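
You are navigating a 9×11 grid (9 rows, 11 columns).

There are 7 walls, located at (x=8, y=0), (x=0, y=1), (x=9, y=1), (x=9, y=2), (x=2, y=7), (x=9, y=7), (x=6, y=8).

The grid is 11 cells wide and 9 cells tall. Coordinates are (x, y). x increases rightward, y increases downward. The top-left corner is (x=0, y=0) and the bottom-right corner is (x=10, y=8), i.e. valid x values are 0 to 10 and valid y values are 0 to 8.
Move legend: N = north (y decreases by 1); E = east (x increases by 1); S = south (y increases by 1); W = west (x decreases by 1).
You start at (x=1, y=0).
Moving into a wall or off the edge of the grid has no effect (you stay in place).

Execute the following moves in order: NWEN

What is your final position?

Start: (x=1, y=0)
  N (north): blocked, stay at (x=1, y=0)
  W (west): (x=1, y=0) -> (x=0, y=0)
  E (east): (x=0, y=0) -> (x=1, y=0)
  N (north): blocked, stay at (x=1, y=0)
Final: (x=1, y=0)

Answer: Final position: (x=1, y=0)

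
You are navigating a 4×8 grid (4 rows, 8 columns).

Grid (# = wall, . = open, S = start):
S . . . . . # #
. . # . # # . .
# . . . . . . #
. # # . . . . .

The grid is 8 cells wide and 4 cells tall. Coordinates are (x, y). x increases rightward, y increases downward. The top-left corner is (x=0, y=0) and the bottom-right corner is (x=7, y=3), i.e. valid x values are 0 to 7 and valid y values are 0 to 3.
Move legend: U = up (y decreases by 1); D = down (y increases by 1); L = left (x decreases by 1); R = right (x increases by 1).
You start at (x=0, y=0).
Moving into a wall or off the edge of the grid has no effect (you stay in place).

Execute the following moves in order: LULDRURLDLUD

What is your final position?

Answer: Final position: (x=0, y=1)

Derivation:
Start: (x=0, y=0)
  L (left): blocked, stay at (x=0, y=0)
  U (up): blocked, stay at (x=0, y=0)
  L (left): blocked, stay at (x=0, y=0)
  D (down): (x=0, y=0) -> (x=0, y=1)
  R (right): (x=0, y=1) -> (x=1, y=1)
  U (up): (x=1, y=1) -> (x=1, y=0)
  R (right): (x=1, y=0) -> (x=2, y=0)
  L (left): (x=2, y=0) -> (x=1, y=0)
  D (down): (x=1, y=0) -> (x=1, y=1)
  L (left): (x=1, y=1) -> (x=0, y=1)
  U (up): (x=0, y=1) -> (x=0, y=0)
  D (down): (x=0, y=0) -> (x=0, y=1)
Final: (x=0, y=1)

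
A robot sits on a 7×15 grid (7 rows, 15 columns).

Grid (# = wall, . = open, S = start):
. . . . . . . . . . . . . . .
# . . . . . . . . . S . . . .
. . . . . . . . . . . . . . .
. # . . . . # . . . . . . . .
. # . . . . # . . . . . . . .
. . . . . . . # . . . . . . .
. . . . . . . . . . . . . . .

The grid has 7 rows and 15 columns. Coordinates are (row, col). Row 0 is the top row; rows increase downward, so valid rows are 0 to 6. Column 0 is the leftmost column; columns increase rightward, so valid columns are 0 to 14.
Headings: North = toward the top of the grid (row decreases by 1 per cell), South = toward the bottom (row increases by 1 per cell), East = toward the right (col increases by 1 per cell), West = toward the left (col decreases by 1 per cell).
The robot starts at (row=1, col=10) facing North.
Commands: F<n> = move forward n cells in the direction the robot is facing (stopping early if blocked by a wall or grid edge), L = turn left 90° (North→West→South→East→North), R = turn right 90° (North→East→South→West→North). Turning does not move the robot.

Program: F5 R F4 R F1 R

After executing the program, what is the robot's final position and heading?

Answer: Final position: (row=1, col=14), facing West

Derivation:
Start: (row=1, col=10), facing North
  F5: move forward 1/5 (blocked), now at (row=0, col=10)
  R: turn right, now facing East
  F4: move forward 4, now at (row=0, col=14)
  R: turn right, now facing South
  F1: move forward 1, now at (row=1, col=14)
  R: turn right, now facing West
Final: (row=1, col=14), facing West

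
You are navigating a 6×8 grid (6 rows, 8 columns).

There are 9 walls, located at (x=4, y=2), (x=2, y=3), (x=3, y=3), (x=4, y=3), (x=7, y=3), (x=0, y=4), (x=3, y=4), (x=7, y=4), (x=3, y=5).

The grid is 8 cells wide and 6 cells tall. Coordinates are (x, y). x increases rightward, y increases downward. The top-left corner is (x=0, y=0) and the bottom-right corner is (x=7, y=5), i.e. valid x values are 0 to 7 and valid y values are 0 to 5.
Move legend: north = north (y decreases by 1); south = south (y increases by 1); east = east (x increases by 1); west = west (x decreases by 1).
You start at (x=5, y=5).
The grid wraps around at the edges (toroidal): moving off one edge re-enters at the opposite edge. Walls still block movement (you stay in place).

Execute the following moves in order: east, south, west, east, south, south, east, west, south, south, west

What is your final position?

Start: (x=5, y=5)
  east (east): (x=5, y=5) -> (x=6, y=5)
  south (south): (x=6, y=5) -> (x=6, y=0)
  west (west): (x=6, y=0) -> (x=5, y=0)
  east (east): (x=5, y=0) -> (x=6, y=0)
  south (south): (x=6, y=0) -> (x=6, y=1)
  south (south): (x=6, y=1) -> (x=6, y=2)
  east (east): (x=6, y=2) -> (x=7, y=2)
  west (west): (x=7, y=2) -> (x=6, y=2)
  south (south): (x=6, y=2) -> (x=6, y=3)
  south (south): (x=6, y=3) -> (x=6, y=4)
  west (west): (x=6, y=4) -> (x=5, y=4)
Final: (x=5, y=4)

Answer: Final position: (x=5, y=4)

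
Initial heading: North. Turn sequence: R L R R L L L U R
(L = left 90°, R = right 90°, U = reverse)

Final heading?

Answer: Final heading: South

Derivation:
Start: North
  R (right (90° clockwise)) -> East
  L (left (90° counter-clockwise)) -> North
  R (right (90° clockwise)) -> East
  R (right (90° clockwise)) -> South
  L (left (90° counter-clockwise)) -> East
  L (left (90° counter-clockwise)) -> North
  L (left (90° counter-clockwise)) -> West
  U (U-turn (180°)) -> East
  R (right (90° clockwise)) -> South
Final: South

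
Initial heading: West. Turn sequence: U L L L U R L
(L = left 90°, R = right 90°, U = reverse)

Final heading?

Answer: Final heading: North

Derivation:
Start: West
  U (U-turn (180°)) -> East
  L (left (90° counter-clockwise)) -> North
  L (left (90° counter-clockwise)) -> West
  L (left (90° counter-clockwise)) -> South
  U (U-turn (180°)) -> North
  R (right (90° clockwise)) -> East
  L (left (90° counter-clockwise)) -> North
Final: North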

◆ ◆ ◆ ◆ ◆ ◆ ◆

● TASK DETAILS
Filter the entries by the string "sequence" and copy each matching line.

● SOLUTION TO THIS EXERCISE
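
Initial heading: North. Turn sequence: R L R R L L L U R
Initial heading: West. Turn sequence: U L L L U R L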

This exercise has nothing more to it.